Top of Recorded data
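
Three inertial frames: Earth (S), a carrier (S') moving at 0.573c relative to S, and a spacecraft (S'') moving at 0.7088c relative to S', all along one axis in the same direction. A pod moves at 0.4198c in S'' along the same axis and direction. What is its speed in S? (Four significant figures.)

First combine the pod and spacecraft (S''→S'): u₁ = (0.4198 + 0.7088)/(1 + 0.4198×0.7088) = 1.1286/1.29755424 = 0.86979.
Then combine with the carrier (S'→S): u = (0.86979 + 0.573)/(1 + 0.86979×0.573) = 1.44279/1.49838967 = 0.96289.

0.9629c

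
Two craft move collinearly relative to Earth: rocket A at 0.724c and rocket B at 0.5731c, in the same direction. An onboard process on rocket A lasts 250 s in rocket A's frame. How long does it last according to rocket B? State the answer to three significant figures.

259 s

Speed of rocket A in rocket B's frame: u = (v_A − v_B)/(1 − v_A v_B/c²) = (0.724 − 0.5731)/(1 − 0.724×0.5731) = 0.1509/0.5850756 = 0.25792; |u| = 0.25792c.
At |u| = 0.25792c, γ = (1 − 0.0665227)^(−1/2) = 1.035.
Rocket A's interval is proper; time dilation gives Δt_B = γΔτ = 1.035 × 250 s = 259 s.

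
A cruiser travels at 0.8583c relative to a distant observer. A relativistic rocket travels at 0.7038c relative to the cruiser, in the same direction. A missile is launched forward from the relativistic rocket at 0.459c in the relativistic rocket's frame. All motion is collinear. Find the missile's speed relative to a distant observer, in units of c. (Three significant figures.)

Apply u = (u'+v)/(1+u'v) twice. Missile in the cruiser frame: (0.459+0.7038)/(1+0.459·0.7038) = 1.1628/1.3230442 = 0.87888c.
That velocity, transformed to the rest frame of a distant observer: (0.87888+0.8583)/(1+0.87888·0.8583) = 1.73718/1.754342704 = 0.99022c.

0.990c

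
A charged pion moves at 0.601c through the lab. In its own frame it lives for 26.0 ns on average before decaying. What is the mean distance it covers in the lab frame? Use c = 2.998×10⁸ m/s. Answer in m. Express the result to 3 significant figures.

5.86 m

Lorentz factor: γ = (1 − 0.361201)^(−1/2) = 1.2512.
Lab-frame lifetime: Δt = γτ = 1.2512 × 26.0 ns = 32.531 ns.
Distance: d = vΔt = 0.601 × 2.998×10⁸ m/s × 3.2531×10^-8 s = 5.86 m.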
Bottom of Recorded data
What is being asked –
Repeat, word for word, all of the data shown above.

Task response –
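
Three inertial frames: Earth (S), a carrier (S') moving at 0.573c relative to S, and a spacecraft (S'') moving at 0.7088c relative to S', all along one axis in the same direction. A pod moves at 0.4198c in S'' along the same axis and direction. What is its speed in S? (Four significant figures.)

First combine the pod and spacecraft (S''→S'): u₁ = (0.4198 + 0.7088)/(1 + 0.4198×0.7088) = 1.1286/1.29755424 = 0.86979.
Then combine with the carrier (S'→S): u = (0.86979 + 0.573)/(1 + 0.86979×0.573) = 1.44279/1.49838967 = 0.96289.

0.9629c

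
Two craft move collinearly relative to Earth: rocket A at 0.724c and rocket B at 0.5731c, in the same direction. An onboard process on rocket A lasts 250 s in rocket A's frame. How long does it last according to rocket B? State the answer to three significant figures.

259 s

Speed of rocket A in rocket B's frame: u = (v_A − v_B)/(1 − v_A v_B/c²) = (0.724 − 0.5731)/(1 − 0.724×0.5731) = 0.1509/0.5850756 = 0.25792; |u| = 0.25792c.
At |u| = 0.25792c, γ = (1 − 0.0665227)^(−1/2) = 1.035.
Rocket A's interval is proper; time dilation gives Δt_B = γΔτ = 1.035 × 250 s = 259 s.

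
A cruiser travels at 0.8583c relative to a distant observer. A relativistic rocket travels at 0.7038c relative to the cruiser, in the same direction. A missile is launched forward from the relativistic rocket at 0.459c in the relativistic rocket's frame. All motion is collinear. Find the missile's speed relative to a distant observer, in units of c. (Three significant figures.)

Apply u = (u'+v)/(1+u'v) twice. Missile in the cruiser frame: (0.459+0.7038)/(1+0.459·0.7038) = 1.1628/1.3230442 = 0.87888c.
That velocity, transformed to the rest frame of a distant observer: (0.87888+0.8583)/(1+0.87888·0.8583) = 1.73718/1.754342704 = 0.99022c.

0.990c

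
A charged pion moves at 0.601c through the lab. In its own frame it lives for 26.0 ns on average before decaying. What is the mean distance it covers in the lab frame? Use c = 2.998×10⁸ m/s. Answer in m. Express the result to 3 significant figures.

5.86 m

Lorentz factor: γ = (1 − 0.361201)^(−1/2) = 1.2512.
Lab-frame lifetime: Δt = γτ = 1.2512 × 26.0 ns = 32.531 ns.
Distance: d = vΔt = 0.601 × 2.998×10⁸ m/s × 3.2531×10^-8 s = 5.86 m.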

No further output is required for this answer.